(The input begins)

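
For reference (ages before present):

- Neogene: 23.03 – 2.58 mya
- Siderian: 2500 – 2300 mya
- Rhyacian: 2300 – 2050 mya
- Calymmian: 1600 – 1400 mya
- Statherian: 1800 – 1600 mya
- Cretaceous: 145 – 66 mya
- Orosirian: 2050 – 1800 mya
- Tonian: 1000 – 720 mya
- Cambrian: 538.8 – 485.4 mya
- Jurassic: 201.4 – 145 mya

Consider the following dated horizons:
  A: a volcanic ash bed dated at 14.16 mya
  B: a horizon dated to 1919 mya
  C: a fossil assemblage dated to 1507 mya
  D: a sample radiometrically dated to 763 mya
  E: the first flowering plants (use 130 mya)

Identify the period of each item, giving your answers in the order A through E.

A: 14.16 Ma lies in 23.03–2.58 Ma, so Neogene.
B: 1919 Ma lies in 2050–1800 Ma, so Orosirian.
C: 1507 Ma lies in 1600–1400 Ma, so Calymmian.
D: 763 Ma lies in 1000–720 Ma, so Tonian.
E: 130 Ma lies in 145–66 Ma, so Cretaceous.

A — Neogene; B — Orosirian; C — Calymmian; D — Tonian; E — Cretaceous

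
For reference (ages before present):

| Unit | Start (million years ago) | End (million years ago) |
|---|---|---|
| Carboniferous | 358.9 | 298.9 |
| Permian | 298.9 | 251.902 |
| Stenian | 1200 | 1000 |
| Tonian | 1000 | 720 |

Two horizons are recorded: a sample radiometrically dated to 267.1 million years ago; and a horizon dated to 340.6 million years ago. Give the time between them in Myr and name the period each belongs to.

73.5 million years apart; the first in the Permian, the second in the Carboniferous

Elapsed time: 340.6 − 267.1 = 73.5 Myr.
267.1 Ma lies within 298.9–251.902 Ma: Permian.
340.6 Ma lies within 358.9–298.9 Ma: Carboniferous.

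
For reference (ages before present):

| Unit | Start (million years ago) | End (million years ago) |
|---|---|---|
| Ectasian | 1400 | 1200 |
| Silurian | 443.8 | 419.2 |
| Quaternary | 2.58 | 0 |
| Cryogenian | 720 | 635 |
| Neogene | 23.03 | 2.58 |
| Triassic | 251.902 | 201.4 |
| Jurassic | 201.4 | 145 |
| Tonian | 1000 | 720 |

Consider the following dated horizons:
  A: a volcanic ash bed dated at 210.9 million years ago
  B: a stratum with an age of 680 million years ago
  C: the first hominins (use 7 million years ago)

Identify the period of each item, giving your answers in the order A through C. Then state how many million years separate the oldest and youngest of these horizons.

A — Triassic; B — Cryogenian; C — Neogene; span 673 million years

Match each age against the start–end ranges in the excerpt: A = 210.9 Ma → Triassic (251.902–201.4); B = 680 Ma → Cryogenian (720–635); C = 7 Ma → Neogene (23.03–2.58).
The largest age is 680 Ma and the smallest is 7 Ma; their difference is 673 Myr.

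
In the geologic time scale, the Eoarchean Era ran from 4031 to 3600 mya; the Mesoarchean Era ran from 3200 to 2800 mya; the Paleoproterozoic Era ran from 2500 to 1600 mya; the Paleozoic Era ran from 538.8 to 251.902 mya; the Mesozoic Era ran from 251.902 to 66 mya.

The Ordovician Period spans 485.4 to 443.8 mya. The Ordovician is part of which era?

Paleozoic

The Ordovician (485.4–443.8 Ma) lies entirely within 538.8–251.902 Ma, the Paleozoic Era.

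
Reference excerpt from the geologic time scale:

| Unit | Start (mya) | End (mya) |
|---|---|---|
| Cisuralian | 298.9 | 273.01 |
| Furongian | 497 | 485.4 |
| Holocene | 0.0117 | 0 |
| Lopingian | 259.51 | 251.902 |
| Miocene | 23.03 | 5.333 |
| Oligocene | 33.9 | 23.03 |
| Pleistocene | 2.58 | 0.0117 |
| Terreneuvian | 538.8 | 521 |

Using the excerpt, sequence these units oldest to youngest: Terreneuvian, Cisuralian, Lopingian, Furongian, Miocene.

Terreneuvian → Furongian → Cisuralian → Lopingian → Miocene

The oldest of these is Terreneuvian (starts 538.8 Ma) and the youngest is Miocene (ends 5.333 Ma).
In between, by decreasing start age: Furongian (497), Cisuralian (298.9), Lopingian (259.51).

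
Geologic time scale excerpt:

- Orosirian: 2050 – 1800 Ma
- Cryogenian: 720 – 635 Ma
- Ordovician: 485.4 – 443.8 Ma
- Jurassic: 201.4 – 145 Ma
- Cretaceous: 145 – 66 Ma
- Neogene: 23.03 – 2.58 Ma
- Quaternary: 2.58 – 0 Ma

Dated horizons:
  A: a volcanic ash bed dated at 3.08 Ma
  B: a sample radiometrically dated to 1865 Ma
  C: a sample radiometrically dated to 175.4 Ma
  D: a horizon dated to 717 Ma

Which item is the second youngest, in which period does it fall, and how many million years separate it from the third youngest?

C, in the Jurassic; 541.6 million years to D

Smaller Ma means younger, so youngest first: A 3.08 < C 175.4 < D 717 < B 1865.
Counting 2 along gives C (175.4 Ma); the excerpt puts that inside the Jurassic, 201.4–145 Ma.
Next in line is D (717 Ma), and 717 − 175.4 = 541.6 Myr.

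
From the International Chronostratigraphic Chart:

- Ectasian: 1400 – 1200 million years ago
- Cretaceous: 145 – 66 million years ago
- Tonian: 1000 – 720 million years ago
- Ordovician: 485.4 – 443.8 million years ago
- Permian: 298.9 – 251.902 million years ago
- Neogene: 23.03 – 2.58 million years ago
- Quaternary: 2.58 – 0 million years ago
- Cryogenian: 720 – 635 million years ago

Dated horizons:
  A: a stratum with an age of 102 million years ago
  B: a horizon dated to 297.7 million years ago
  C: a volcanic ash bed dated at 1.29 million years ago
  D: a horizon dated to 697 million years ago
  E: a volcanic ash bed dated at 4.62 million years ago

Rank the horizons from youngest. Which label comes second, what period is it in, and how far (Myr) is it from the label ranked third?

E, in the Neogene; 97.38 million years to A

Smaller Ma means younger, so youngest first: C 1.29 < E 4.62 < A 102 < B 297.7 < D 697.
Counting 2 along gives E (4.62 Ma); the excerpt puts that inside the Neogene, 23.03–2.58 Ma.
Next in line is A (102 Ma), and 102 − 4.62 = 97.38 Myr.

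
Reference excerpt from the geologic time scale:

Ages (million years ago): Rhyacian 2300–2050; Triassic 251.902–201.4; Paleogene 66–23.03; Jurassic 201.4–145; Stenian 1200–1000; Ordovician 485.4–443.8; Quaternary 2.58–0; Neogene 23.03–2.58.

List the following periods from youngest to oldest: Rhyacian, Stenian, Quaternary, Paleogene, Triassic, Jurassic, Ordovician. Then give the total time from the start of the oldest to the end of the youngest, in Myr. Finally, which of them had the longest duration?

Start ages (Ma): Rhyacian 2300, Stenian 1200, Ordovician 485.4, Triassic 251.902, Jurassic 201.4, Paleogene 66, Quaternary 2.58.
Ordered youngest to oldest: Quaternary, Paleogene, Jurassic, Triassic, Ordovician, Stenian, Rhyacian.
Span = 2300 − 0 = 2300 Myr.
Durations: Rhyacian 250, Jurassic 56.4, Ordovician 41.6, Triassic 50.502, Stenian 200, Quaternary 2.58, Paleogene 42.97 → longest is Rhyacian (250 Myr).

Quaternary → Paleogene → Jurassic → Triassic → Ordovician → Stenian → Rhyacian; total span 2300 Myr; longest is Rhyacian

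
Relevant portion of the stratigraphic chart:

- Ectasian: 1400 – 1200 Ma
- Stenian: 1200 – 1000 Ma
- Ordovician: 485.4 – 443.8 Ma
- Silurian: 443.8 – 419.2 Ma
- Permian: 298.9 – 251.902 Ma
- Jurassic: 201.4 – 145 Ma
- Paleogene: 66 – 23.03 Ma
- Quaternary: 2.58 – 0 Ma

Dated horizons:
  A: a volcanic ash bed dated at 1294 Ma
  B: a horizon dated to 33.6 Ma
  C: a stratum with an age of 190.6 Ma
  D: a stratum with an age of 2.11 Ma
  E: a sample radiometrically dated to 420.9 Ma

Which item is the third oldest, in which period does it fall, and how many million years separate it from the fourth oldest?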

(The input ends)

__Problem requirements__:
Going back to the entries above, set down exactly the lines that begin at the one with "- Neogene: 23.03 – 2.58 mya" and end at the one with "- Jurassic: 201.4 – 145 mya", both included, and nothing else.

__Solution for this task__:
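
- Neogene: 23.03 – 2.58 mya
- Siderian: 2500 – 2300 mya
- Rhyacian: 2300 – 2050 mya
- Calymmian: 1600 – 1400 mya
- Statherian: 1800 – 1600 mya
- Cretaceous: 145 – 66 mya
- Orosirian: 2050 – 1800 mya
- Tonian: 1000 – 720 mya
- Cambrian: 538.8 – 485.4 mya
- Jurassic: 201.4 – 145 mya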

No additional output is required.